Records supplied: Begin

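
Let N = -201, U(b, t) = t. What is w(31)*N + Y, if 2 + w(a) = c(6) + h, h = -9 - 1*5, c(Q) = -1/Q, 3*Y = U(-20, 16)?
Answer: 19529/6 ≈ 3254.8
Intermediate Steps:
Y = 16/3 (Y = (1/3)*16 = 16/3 ≈ 5.3333)
h = -14 (h = -9 - 5 = -14)
w(a) = -97/6 (w(a) = -2 + (-1/6 - 14) = -2 - 85/6 = -97/6)
w(31)*N + Y = -97/6*(-201) + 16/3 = 6499/2 + 16/3 = 19529/6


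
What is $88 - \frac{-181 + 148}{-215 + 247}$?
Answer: $\frac{2849}{32} \approx 89.031$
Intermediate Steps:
$88 - \frac{-181 + 148}{-215 + 247} = 88 - - \frac{33}{32} = 88 + \frac{33}{32} = \frac{2849}{32}$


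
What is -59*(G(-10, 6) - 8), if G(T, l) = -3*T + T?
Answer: -708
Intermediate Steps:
G(T, l) = -2*T
-59*(G(-10, 6) - 8) = -59*(-2*(-10) - 8) = -59*(20 - 8) = -59*12 = -708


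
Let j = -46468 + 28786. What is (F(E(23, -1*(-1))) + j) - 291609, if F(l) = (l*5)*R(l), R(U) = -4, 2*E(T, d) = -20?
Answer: -309091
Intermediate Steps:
E(T, d) = -10 (E(T, d) = (1/2)*(-20) = -10)
j = -17682
F(l) = -20*l (F(l) = (l*5)*(-4) = (5*l)*(-4) = -20*l)
(F(E(23, -1*(-1))) + j) - 291609 = (-20*(-10) - 17682) - 291609 = (200 - 17682) - 291609 = -17482 - 291609 = -309091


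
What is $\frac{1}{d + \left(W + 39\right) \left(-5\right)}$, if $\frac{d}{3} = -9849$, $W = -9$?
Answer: $- \frac{1}{29697} \approx -3.3673 \cdot 10^{-5}$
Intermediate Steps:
$d = -29547$ ($d = 3 \left(-9849\right) = -29547$)
$\frac{1}{d + \left(W + 39\right) \left(-5\right)} = \frac{1}{-29547 + \left(-9 + 39\right) \left(-5\right)} = \frac{1}{-29547 + 30 \left(-5\right)} = \frac{1}{-29547 - 150} = \frac{1}{-29697} = - \frac{1}{29697}$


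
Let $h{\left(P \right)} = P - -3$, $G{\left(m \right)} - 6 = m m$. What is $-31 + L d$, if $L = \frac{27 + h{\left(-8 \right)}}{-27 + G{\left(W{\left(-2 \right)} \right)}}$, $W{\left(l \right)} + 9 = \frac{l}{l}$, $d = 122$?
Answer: $\frac{1351}{43} \approx 31.419$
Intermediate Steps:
$W{\left(l \right)} = -8$ ($W{\left(l \right)} = -9 + \frac{l}{l} = -9 + 1 = -8$)
$G{\left(m \right)} = 6 + m^{2}$ ($G{\left(m \right)} = 6 + m m = 6 + m^{2}$)
$h{\left(P \right)} = 3 + P$ ($h{\left(P \right)} = P + 3 = 3 + P$)
$L = \frac{22}{43}$ ($L = \frac{27 + \left(3 - 8\right)}{-27 + \left(6 + \left(-8\right)^{2}\right)} = \frac{27 - 5}{-27 + \left(6 + 64\right)} = \frac{22}{-27 + 70} = \frac{22}{43} \approx 0.51163$)
$-31 + L d = -31 + \frac{22}{43} \cdot 122 = -31 + \frac{2684}{43} = \frac{1351}{43}$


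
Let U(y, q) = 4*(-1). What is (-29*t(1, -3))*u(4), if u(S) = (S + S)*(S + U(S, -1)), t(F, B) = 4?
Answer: 0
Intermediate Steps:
U(y, q) = -4
u(S) = 2*S*(-4 + S) (u(S) = (S + S)*(S - 4) = (2*S)*(-4 + S) = 2*S*(-4 + S))
(-29*t(1, -3))*u(4) = (-29*4)*(2*4*(-4 + 4)) = -232*4*0 = -116*0 = 0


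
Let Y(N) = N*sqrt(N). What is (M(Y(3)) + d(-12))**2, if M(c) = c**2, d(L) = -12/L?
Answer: 784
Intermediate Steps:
Y(N) = N**(3/2)
(M(Y(3)) + d(-12))**2 = ((3**(3/2))**2 - 12/(-12))**2 = ((3*sqrt(3))**2 - 12*(-1/12))**2 = (27 + 1)**2 = 28**2 = 784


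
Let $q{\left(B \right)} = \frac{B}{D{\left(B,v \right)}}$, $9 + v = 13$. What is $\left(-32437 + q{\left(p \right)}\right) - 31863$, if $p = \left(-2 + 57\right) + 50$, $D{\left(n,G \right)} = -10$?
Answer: $- \frac{128621}{2} \approx -64311.0$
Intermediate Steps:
$v = 4$ ($v = -9 + 13 = 4$)
$p = 105$ ($p = 55 + 50 = 105$)
$q{\left(B \right)} = - \frac{B}{10}$ ($q{\left(B \right)} = \frac{B}{-10} = B \left(- \frac{1}{10}\right) = - \frac{B}{10}$)
$\left(-32437 + q{\left(p \right)}\right) - 31863 = \left(-32437 - \frac{21}{2}\right) - 31863 = - \frac{64895}{2} - 31863 = - \frac{128621}{2}$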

Records supplied: End

> _What the exercise asks_
Your task is to retype the records precisely as they stand.

> _Worked solution_
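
Let N = -201, U(b, t) = t. What is w(31)*N + Y, if 2 + w(a) = c(6) + h, h = -9 - 1*5, c(Q) = -1/Q, 3*Y = U(-20, 16)?
Answer: 19529/6 ≈ 3254.8
Intermediate Steps:
Y = 16/3 (Y = (1/3)*16 = 16/3 ≈ 5.3333)
h = -14 (h = -9 - 5 = -14)
w(a) = -97/6 (w(a) = -2 + (-1/6 - 14) = -2 - 85/6 = -97/6)
w(31)*N + Y = -97/6*(-201) + 16/3 = 6499/2 + 16/3 = 19529/6


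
What is $88 - \frac{-181 + 148}{-215 + 247}$?
Answer: $\frac{2849}{32} \approx 89.031$
Intermediate Steps:
$88 - \frac{-181 + 148}{-215 + 247} = 88 - - \frac{33}{32} = 88 + \frac{33}{32} = \frac{2849}{32}$


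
What is -59*(G(-10, 6) - 8), if G(T, l) = -3*T + T?
Answer: -708
Intermediate Steps:
G(T, l) = -2*T
-59*(G(-10, 6) - 8) = -59*(-2*(-10) - 8) = -59*(20 - 8) = -59*12 = -708


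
Let j = -46468 + 28786. What is (F(E(23, -1*(-1))) + j) - 291609, if F(l) = (l*5)*R(l), R(U) = -4, 2*E(T, d) = -20?
Answer: -309091
Intermediate Steps:
E(T, d) = -10 (E(T, d) = (1/2)*(-20) = -10)
j = -17682
F(l) = -20*l (F(l) = (l*5)*(-4) = (5*l)*(-4) = -20*l)
(F(E(23, -1*(-1))) + j) - 291609 = (-20*(-10) - 17682) - 291609 = (200 - 17682) - 291609 = -17482 - 291609 = -309091


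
What is $\frac{1}{d + \left(W + 39\right) \left(-5\right)}$, if $\frac{d}{3} = -9849$, $W = -9$?
Answer: $- \frac{1}{29697} \approx -3.3673 \cdot 10^{-5}$
Intermediate Steps:
$d = -29547$ ($d = 3 \left(-9849\right) = -29547$)
$\frac{1}{d + \left(W + 39\right) \left(-5\right)} = \frac{1}{-29547 + \left(-9 + 39\right) \left(-5\right)} = \frac{1}{-29547 + 30 \left(-5\right)} = \frac{1}{-29547 - 150} = \frac{1}{-29697} = - \frac{1}{29697}$


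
Let $h{\left(P \right)} = P - -3$, $G{\left(m \right)} - 6 = m m$. What is $-31 + L d$, if $L = \frac{27 + h{\left(-8 \right)}}{-27 + G{\left(W{\left(-2 \right)} \right)}}$, $W{\left(l \right)} + 9 = \frac{l}{l}$, $d = 122$?
Answer: $\frac{1351}{43} \approx 31.419$
Intermediate Steps:
$W{\left(l \right)} = -8$ ($W{\left(l \right)} = -9 + \frac{l}{l} = -9 + 1 = -8$)
$G{\left(m \right)} = 6 + m^{2}$ ($G{\left(m \right)} = 6 + m m = 6 + m^{2}$)
$h{\left(P \right)} = 3 + P$ ($h{\left(P \right)} = P + 3 = 3 + P$)
$L = \frac{22}{43}$ ($L = \frac{27 + \left(3 - 8\right)}{-27 + \left(6 + \left(-8\right)^{2}\right)} = \frac{27 - 5}{-27 + \left(6 + 64\right)} = \frac{22}{-27 + 70} = \frac{22}{43} \approx 0.51163$)
$-31 + L d = -31 + \frac{22}{43} \cdot 122 = -31 + \frac{2684}{43} = \frac{1351}{43}$


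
Let U(y, q) = 4*(-1). What is (-29*t(1, -3))*u(4), if u(S) = (S + S)*(S + U(S, -1)), t(F, B) = 4?
Answer: 0
Intermediate Steps:
U(y, q) = -4
u(S) = 2*S*(-4 + S) (u(S) = (S + S)*(S - 4) = (2*S)*(-4 + S) = 2*S*(-4 + S))
(-29*t(1, -3))*u(4) = (-29*4)*(2*4*(-4 + 4)) = -232*4*0 = -116*0 = 0


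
Let Y(N) = N*sqrt(N). What is (M(Y(3)) + d(-12))**2, if M(c) = c**2, d(L) = -12/L?
Answer: 784
Intermediate Steps:
Y(N) = N**(3/2)
(M(Y(3)) + d(-12))**2 = ((3**(3/2))**2 - 12/(-12))**2 = ((3*sqrt(3))**2 - 12*(-1/12))**2 = (27 + 1)**2 = 28**2 = 784


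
Let $q{\left(B \right)} = \frac{B}{D{\left(B,v \right)}}$, $9 + v = 13$. What is $\left(-32437 + q{\left(p \right)}\right) - 31863$, if $p = \left(-2 + 57\right) + 50$, $D{\left(n,G \right)} = -10$?
Answer: $- \frac{128621}{2} \approx -64311.0$
Intermediate Steps:
$v = 4$ ($v = -9 + 13 = 4$)
$p = 105$ ($p = 55 + 50 = 105$)
$q{\left(B \right)} = - \frac{B}{10}$ ($q{\left(B \right)} = \frac{B}{-10} = B \left(- \frac{1}{10}\right) = - \frac{B}{10}$)
$\left(-32437 + q{\left(p \right)}\right) - 31863 = \left(-32437 - \frac{21}{2}\right) - 31863 = - \frac{64895}{2} - 31863 = - \frac{128621}{2}$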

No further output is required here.